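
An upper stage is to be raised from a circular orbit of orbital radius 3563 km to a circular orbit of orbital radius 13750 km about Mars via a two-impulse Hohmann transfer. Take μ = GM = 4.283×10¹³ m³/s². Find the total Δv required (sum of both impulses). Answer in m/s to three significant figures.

Δv_total ≈ 1540 m/s

r₁ = 3563 km = 3.563×10⁶ m.
r₂ = 13750 km = 1.375×10⁷ m.
Transfer ellipse a_t = (r₁ + r₂)/2 = 8.656×10⁶ m.
At r₁: circular v_c1 = √(μ/r₁) = 3467 m/s; transfer-periapsis v_p = √[μ(2/r₁ − 1/a_t)] = 4370 m/s.
Δv₁ = v_p − v_c1 = 902.5 m/s.
At r₂: circular v_c2 = √(μ/r₂) = 1765 m/s; transfer-apoapsis v_a = √[μ(2/r₂ − 1/a_t)] = 1132 m/s.
Δv₂ = v_c2 − v_a = 632.6 m/s.
Total Δv = Δv₁ + Δv₂ = 1535 m/s.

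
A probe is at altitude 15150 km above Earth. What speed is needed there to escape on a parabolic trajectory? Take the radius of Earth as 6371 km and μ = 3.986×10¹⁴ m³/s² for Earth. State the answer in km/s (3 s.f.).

v_esc ≈ 6.09 km/s

r = 6371 + 15150 = 21521 km = 2.1521×10⁷ m.
Escape speed v_esc = √(2μ/r) = √(2 × 3.986×10¹⁴ / 2.152×10⁷) = √(3.704×10⁷) = 6086 m/s.
= 6.086 km/s.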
------
• _Problem to work on_
Output every line of the listing exactly as written.

• _Result of the task_
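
An upper stage is to be raised from a circular orbit of orbital radius 3563 km to a circular orbit of orbital radius 13750 km about Mars via a two-impulse Hohmann transfer. Take μ = GM = 4.283×10¹³ m³/s². Find the total Δv required (sum of both impulses). Answer in m/s to three significant figures.

Δv_total ≈ 1540 m/s

r₁ = 3563 km = 3.563×10⁶ m.
r₂ = 13750 km = 1.375×10⁷ m.
Transfer ellipse a_t = (r₁ + r₂)/2 = 8.656×10⁶ m.
At r₁: circular v_c1 = √(μ/r₁) = 3467 m/s; transfer-periapsis v_p = √[μ(2/r₁ − 1/a_t)] = 4370 m/s.
Δv₁ = v_p − v_c1 = 902.5 m/s.
At r₂: circular v_c2 = √(μ/r₂) = 1765 m/s; transfer-apoapsis v_a = √[μ(2/r₂ − 1/a_t)] = 1132 m/s.
Δv₂ = v_c2 − v_a = 632.6 m/s.
Total Δv = Δv₁ + Δv₂ = 1535 m/s.

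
A probe is at altitude 15150 km above Earth. What speed is needed there to escape on a parabolic trajectory? Take the radius of Earth as 6371 km and μ = 3.986×10¹⁴ m³/s² for Earth. State the answer in km/s (3 s.f.).

v_esc ≈ 6.09 km/s

r = 6371 + 15150 = 21521 km = 2.1521×10⁷ m.
Escape speed v_esc = √(2μ/r) = √(2 × 3.986×10¹⁴ / 2.152×10⁷) = √(3.704×10⁷) = 6086 m/s.
= 6.086 km/s.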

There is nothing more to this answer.